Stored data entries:
◇ ◇ ◇ ◇ ◇ ◇ ◇

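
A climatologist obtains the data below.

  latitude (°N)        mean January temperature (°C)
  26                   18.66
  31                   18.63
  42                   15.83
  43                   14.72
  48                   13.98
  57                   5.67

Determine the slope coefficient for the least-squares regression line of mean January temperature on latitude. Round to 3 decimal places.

-0.389

n = 6, Σx = 247, Σy = 87.49, Σxy = 3354.74, Σx² = 10803
Sxx = Σx² − (Σx)²/n = 10803 − 10168.166667 = 634.833333
Sxy = Σxy − (Σx)(Σy)/n = 3354.74 − 3601.671667 = -246.931667
b = Sxy/Sxx = -246.931667/634.833333 = -0.388971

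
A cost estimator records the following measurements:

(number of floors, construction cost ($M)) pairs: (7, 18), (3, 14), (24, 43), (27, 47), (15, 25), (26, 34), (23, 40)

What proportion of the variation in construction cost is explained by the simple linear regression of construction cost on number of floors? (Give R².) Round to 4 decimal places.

n = 7, Σx = 125, Σy = 221, Σxy = 4648, Σx² = 2793, Σy² = 7959
Sxx = Σx² − (Σx)²/n = 2793 − 2232.142857 = 560.857143
Sxy = Σxy − (Σx)(Σy)/n = 4648 − 3946.428571 = 701.571429
Syy = Σy² − (Σy)²/n = 7959 − 6977.285714 = 981.714286
R² = Sxy²/(Sxx·Syy) = (701.571429)²/(560.857143·981.714286) = 0.893936

0.8939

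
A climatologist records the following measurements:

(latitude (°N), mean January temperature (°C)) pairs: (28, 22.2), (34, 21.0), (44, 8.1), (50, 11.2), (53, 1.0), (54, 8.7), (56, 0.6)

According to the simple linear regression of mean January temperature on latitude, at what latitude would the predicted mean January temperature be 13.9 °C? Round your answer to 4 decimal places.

n = 7, Σx = 319, Σy = 72.8, Σxy = 2808.4, Σx² = 15237
Sxx = Σx² − (Σx)²/n = 15237 − 14537.285714 = 699.714286
Sxy = Σxy − (Σx)(Σy)/n = 2808.4 − 3317.6 = -509.2
b = Sxy/Sxx = -509.2/699.714286 = -0.727726
a = ȳ − b·x̄ = 10.4 − (-0.727726)·45.571429 = 43.563495
Set a + b·x = 13.9: x = (13.9 − 43.563495) / (-0.727726) = 40.761923

40.7619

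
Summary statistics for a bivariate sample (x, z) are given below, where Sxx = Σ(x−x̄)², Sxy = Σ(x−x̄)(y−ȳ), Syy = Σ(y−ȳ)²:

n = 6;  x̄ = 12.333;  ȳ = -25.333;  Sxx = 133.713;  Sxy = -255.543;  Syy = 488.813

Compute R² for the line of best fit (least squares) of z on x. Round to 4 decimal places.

0.9991

R² = Sxy²/(Sxx·Syy) = (-255.543)²/(133.713·488.813) = 0.999106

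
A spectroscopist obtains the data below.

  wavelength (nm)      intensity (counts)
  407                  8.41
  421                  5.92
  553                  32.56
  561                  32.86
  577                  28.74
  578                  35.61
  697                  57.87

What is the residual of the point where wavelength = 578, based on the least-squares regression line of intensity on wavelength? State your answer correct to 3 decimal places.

0.513

n = 7, Σx = 3794, Σy = 201.97, Σxy = 119856.28, Σx² = 2116242
Sxx = Σx² − (Σx)²/n = 2116242 − 2056348 = 59894
Sxy = Σxy − (Σx)(Σy)/n = 119856.28 − 109467.74 = 10388.54
b = Sxy/Sxx = 10388.54/59894 = 0.173449
a = ȳ − b·x̄ = 28.852857 − 0.173449·542 = -65.156370
ŷ(578) = -65.156370 + 0.173449·578 = 35.097012
residual = y − ŷ = 35.61 − 35.097012 = 0.512988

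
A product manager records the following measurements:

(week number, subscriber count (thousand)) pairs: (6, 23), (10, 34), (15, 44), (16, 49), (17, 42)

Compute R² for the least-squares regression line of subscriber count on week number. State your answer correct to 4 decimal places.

0.8874

n = 5, Σx = 64, Σy = 192, Σxy = 2636, Σx² = 906, Σy² = 7786
Sxx = Σx² − (Σx)²/n = 906 − 819.2 = 86.8
Sxy = Σxy − (Σx)(Σy)/n = 2636 − 2457.6 = 178.4
Syy = Σy² − (Σy)²/n = 7786 − 7372.8 = 413.2
R² = Sxy²/(Sxx·Syy) = (178.4)²/(86.8·413.2) = 0.887380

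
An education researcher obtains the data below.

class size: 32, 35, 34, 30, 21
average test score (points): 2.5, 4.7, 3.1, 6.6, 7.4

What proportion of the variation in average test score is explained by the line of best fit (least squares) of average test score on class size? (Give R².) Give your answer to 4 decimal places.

0.5514

n = 5, Σx = 152, Σy = 24.3, Σxy = 703.3, Σx² = 4746, Σy² = 136.27
Sxx = Σx² − (Σx)²/n = 4746 − 4620.8 = 125.2
Sxy = Σxy − (Σx)(Σy)/n = 703.3 − 738.72 = -35.42
Syy = Σy² − (Σy)²/n = 136.27 − 118.098 = 18.172
R² = Sxy²/(Sxx·Syy) = (-35.42)²/(125.2·18.172) = 0.551430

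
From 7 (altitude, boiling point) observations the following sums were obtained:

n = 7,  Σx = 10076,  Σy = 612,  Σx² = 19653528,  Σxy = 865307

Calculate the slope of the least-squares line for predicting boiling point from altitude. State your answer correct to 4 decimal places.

Sxx = Σx² − (Σx)²/n = 19653528 − 14503682.285714 = 5149845.714286
Sxy = Σxy − (Σx)(Σy)/n = 865307 − 880930.285714 = -15623.285714
b = Sxy/Sxx = -15623.285714/5149845.714286 = -0.003034

-0.0030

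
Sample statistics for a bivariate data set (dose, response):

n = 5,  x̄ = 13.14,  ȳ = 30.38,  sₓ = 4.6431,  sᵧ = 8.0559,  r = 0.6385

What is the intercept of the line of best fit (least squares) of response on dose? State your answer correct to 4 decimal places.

15.8233

b = r · sᵧ/sₓ = 0.6385 · 8.0559/4.6431 = 1.107814
a = ȳ − b·x̄ = 30.38 − 1.107814·13.14 = 15.823321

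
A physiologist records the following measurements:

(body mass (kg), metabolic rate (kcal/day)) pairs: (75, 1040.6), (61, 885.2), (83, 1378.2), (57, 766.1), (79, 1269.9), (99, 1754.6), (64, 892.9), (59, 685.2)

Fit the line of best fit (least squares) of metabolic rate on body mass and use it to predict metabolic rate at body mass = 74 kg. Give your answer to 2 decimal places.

1129.71

n = 8, Σx = 577, Σy = 8672.7, Σxy = 661700.4, Σx² = 43103
Sxx = Σx² − (Σx)²/n = 43103 − 41616.125 = 1486.875
Sxy = Σxy − (Σx)(Σy)/n = 661700.4 − 625518.4875 = 36181.9125
b = Sxy/Sxx = 36181.9125/1486.875 = 24.334199
a = ȳ − b·x̄ = 1084.0875 − 24.334199·72.125 = -671.016620
ŷ(74) = a + b·74 = -671.016620 + 24.334199·74 = 1129.714124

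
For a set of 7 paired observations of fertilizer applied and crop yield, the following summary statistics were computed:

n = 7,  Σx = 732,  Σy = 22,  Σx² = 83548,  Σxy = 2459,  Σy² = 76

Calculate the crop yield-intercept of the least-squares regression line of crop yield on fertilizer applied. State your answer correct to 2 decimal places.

0.78

Sxx = Σx² − (Σx)²/n = 83548 − 76546.285714 = 7001.714286
Sxy = Σxy − (Σx)(Σy)/n = 2459 − 2300.571429 = 158.428571
b = Sxy/Sxx = 158.428571/7001.714286 = 0.022627
a = ȳ − b·x̄ = 3.142857 − 0.022627·104.571429 = 0.776708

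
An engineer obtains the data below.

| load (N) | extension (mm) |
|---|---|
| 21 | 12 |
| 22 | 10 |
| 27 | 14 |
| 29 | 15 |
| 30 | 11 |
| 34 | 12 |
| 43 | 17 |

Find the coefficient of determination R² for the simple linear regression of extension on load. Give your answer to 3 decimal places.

0.475

n = 7, Σx = 206, Σy = 91, Σxy = 2754, Σx² = 6400, Σy² = 1219
Sxx = Σx² − (Σx)²/n = 6400 − 6062.285714 = 337.714286
Sxy = Σxy − (Σx)(Σy)/n = 2754 − 2678 = 76
Syy = Σy² − (Σy)²/n = 1219 − 1183 = 36
R² = Sxy²/(Sxx·Syy) = (76)²/(337.714286·36) = 0.475089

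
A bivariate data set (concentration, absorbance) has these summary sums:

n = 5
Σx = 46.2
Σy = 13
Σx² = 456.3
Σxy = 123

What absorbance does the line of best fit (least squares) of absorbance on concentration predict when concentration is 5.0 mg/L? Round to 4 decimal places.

Sxx = Σx² − (Σx)²/n = 456.3 − 426.888 = 29.412
Sxy = Σxy − (Σx)(Σy)/n = 123 − 120.12 = 2.88
b = Sxy/Sxx = 2.88/29.412 = 0.097919
a = ȳ − b·x̄ = 2.6 − 0.097919·9.24 = 1.695226
ŷ(5.0) = a + b·5.0 = 1.695226 + 0.097919·5 = 2.184823

2.1848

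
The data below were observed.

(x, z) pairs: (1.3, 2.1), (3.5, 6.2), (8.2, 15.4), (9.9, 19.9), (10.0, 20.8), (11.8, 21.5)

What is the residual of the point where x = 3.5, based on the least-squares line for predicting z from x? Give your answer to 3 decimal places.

n = 6, Σx = 44.7, Σy = 85.9, Σxy = 809.42, Σx² = 418.43
Sxx = Σx² − (Σx)²/n = 418.43 − 333.015 = 85.415
Sxy = Σxy − (Σx)(Σy)/n = 809.42 − 639.955 = 169.465
b = Sxy/Sxx = 169.465/85.415 = 1.984019
a = ȳ − b·x̄ = 14.316667 − 1.984019·7.45 = -0.464276
ŷ(3.5) = -0.464276 + 1.984019·3.5 = 6.479791
residual = y − ŷ = 6.2 − 6.479791 = -0.279791

-0.280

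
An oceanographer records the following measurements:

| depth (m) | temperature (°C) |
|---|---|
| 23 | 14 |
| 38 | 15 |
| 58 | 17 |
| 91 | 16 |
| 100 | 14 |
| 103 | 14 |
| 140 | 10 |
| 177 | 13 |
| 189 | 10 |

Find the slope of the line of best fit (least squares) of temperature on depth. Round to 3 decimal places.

-0.029

n = 9, Σx = 919, Σy = 123, Σxy = 11767, Σx² = 120877
Sxx = Σx² − (Σx)²/n = 120877 − 93840.111111 = 27036.888889
Sxy = Σxy − (Σx)(Σy)/n = 11767 − 12559.666667 = -792.666667
b = Sxy/Sxx = -792.666667/27036.888889 = -0.029318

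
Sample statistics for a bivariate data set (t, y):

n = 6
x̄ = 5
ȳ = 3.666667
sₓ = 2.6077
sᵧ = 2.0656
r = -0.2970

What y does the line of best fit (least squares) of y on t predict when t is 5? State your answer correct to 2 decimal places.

b = r · sᵧ/sₓ = -0.297 · 2.0656/2.6077 = -0.235258
a = ȳ − b·x̄ = 3.666667 − (-0.235258)·5 = 4.842959
ŷ(5) = a + b·5 = 4.842959 + (-0.235258)·5 = 3.666667

3.67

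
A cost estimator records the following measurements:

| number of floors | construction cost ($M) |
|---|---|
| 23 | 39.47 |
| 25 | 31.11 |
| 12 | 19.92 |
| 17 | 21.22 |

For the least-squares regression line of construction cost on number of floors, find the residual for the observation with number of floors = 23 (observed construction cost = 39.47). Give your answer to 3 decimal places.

n = 4, Σx = 77, Σy = 111.72, Σxy = 2285.34, Σx² = 1587
Sxx = Σx² − (Σx)²/n = 1587 − 1482.25 = 104.75
Sxy = Σxy − (Σx)(Σy)/n = 2285.34 − 2150.61 = 134.73
b = Sxy/Sxx = 134.73/104.75 = 1.286205
a = ȳ − b·x̄ = 27.93 − 1.286205·19.25 = 3.170549
ŷ(23) = 3.170549 + 1.286205·23 = 32.753270
residual = y − ŷ = 39.47 − 32.753270 = 6.716730

6.717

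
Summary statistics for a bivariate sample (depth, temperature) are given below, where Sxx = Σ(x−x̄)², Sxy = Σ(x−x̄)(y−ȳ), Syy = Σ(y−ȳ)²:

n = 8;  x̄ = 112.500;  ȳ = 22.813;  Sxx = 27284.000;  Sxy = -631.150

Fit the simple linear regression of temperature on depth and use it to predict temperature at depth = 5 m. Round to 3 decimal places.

b = Sxy/Sxx = -631.15/27284 = -0.023133
a = ȳ − b·x̄ = 22.813 − (-0.023133)·112.5 = 25.415418
ŷ(5) = a + b·5 = 25.415418 + (-0.023133)·5 = 25.299755

25.300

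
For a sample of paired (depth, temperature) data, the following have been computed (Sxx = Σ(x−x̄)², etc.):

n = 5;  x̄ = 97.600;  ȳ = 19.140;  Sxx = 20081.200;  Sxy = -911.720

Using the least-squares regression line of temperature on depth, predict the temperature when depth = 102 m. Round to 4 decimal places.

b = Sxy/Sxx = -911.72/20081.2 = -0.045402
a = ȳ − b·x̄ = 19.14 − (-0.045402)·97.6 = 23.571203
ŷ(102) = a + b·102 = 23.571203 + (-0.045402)·102 = 18.940233

18.9402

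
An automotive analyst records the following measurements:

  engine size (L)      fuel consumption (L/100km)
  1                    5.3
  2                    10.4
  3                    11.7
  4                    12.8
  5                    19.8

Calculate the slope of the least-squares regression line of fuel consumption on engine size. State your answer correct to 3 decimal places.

3.140

n = 5, Σx = 15, Σy = 60, Σxy = 211.4, Σx² = 55
Sxx = Σx² − (Σx)²/n = 55 − 45 = 10
Sxy = Σxy − (Σx)(Σy)/n = 211.4 − 180 = 31.4
b = Sxy/Sxx = 31.4/10 = 3.14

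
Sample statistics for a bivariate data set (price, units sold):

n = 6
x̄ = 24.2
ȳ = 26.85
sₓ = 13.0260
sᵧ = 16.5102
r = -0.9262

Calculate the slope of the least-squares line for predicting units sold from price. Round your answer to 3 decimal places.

-1.174

b = r · sᵧ/sₓ = -0.9262 · 16.5102/13.026 = -1.173940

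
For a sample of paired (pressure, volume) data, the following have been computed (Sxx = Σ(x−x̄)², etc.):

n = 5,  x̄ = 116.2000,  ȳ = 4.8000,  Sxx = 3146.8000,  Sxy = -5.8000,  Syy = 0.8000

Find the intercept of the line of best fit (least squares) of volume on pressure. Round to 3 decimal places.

b = Sxy/Sxx = -5.8/3146.8 = -0.001843
a = ȳ − b·x̄ = 4.8 − (-0.001843)·116.2 = 5.014173

5.014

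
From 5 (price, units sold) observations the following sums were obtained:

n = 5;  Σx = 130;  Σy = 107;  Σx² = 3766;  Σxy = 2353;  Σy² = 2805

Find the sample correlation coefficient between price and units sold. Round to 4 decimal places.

Sxx = Σx² − (Σx)²/n = 3766 − 3380 = 386
Sxy = Σxy − (Σx)(Σy)/n = 2353 − 2782 = -429
Syy = Σy² − (Σy)²/n = 2805 − 2289.8 = 515.2
r = Sxy/√(Sxx·Syy) = -429/√(198867.2) = -429/445.945288 = -0.962001

-0.9620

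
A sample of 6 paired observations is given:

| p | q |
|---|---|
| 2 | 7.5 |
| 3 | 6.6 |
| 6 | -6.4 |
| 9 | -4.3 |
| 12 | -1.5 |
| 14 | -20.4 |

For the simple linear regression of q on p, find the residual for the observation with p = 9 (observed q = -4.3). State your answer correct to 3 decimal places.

n = 6, Σx = 46, Σy = -18.5, Σxy = -345.9, Σx² = 470
Sxx = Σx² − (Σx)²/n = 470 − 352.666667 = 117.333333
Sxy = Σxy − (Σx)(Σy)/n = -345.9 − (-141.833333) = -204.066667
b = Sxy/Sxx = -204.066667/117.333333 = -1.739205
a = ȳ − b·x̄ = -3.083333 − (-1.739205)·7.666667 = 10.250568
ŷ(9) = 10.250568 + (-1.739205)·9 = -5.402273
residual = y − ŷ = -4.3 − (-5.402273) = 1.102273

1.102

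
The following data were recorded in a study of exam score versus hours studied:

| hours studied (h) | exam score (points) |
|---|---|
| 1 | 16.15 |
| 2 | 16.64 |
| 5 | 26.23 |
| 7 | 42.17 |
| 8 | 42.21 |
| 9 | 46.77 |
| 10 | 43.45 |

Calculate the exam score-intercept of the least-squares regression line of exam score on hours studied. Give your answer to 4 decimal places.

11.1110

n = 7, Σx = 42, Σy = 233.62, Σxy = 1668.88, Σx² = 324
Sxx = Σx² − (Σx)²/n = 324 − 252 = 72
Sxy = Σxy − (Σx)(Σy)/n = 1668.88 − 1401.72 = 267.16
b = Sxy/Sxx = 267.16/72 = 3.710556
a = ȳ − b·x̄ = 33.374286 − 3.710556·6 = 11.110952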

◇ ◇ ◇ ◇ ◇ ◇ ◇

**Task details:**
Collect every line from the records above that contains the word "measurements".

**Solution to this problem:**
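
A cost estimator records the following measurements:
A climatologist records the following measurements:
A product manager records the following measurements:
A physiologist records the following measurements:
An oceanographer records the following measurements:
A cost estimator records the following measurements:
An automotive analyst records the following measurements: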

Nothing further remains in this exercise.